__WORK INSTRUCTION__. Output the entire listing that follows verbatim.
______________________________
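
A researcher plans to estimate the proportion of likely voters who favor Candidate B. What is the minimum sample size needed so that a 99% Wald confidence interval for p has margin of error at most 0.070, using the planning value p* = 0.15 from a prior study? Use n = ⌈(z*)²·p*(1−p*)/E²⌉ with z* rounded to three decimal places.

The 99% critical value is z* = 2.576.
p*(1−p*) = 0.15·0.85 = 0.1275.
Required n before rounding: 6.635776 × 0.1275 / 0.070² = 172.666.
Rounding up, n = 173.

n = 173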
______________________________
__RESULT OF THIS TASK__.
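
A researcher plans to estimate the proportion of likely voters who favor Candidate B. What is the minimum sample size needed so that a 99% Wald confidence interval for p has margin of error at most 0.070, using the planning value p* = 0.15 from a prior study? Use n = ⌈(z*)²·p*(1−p*)/E²⌉ with z* rounded to three decimal places.

The 99% critical value is z* = 2.576.
p*(1−p*) = 0.15·0.85 = 0.1275.
Required n before rounding: 6.635776 × 0.1275 / 0.070² = 172.666.
Rounding up, n = 173.

n = 173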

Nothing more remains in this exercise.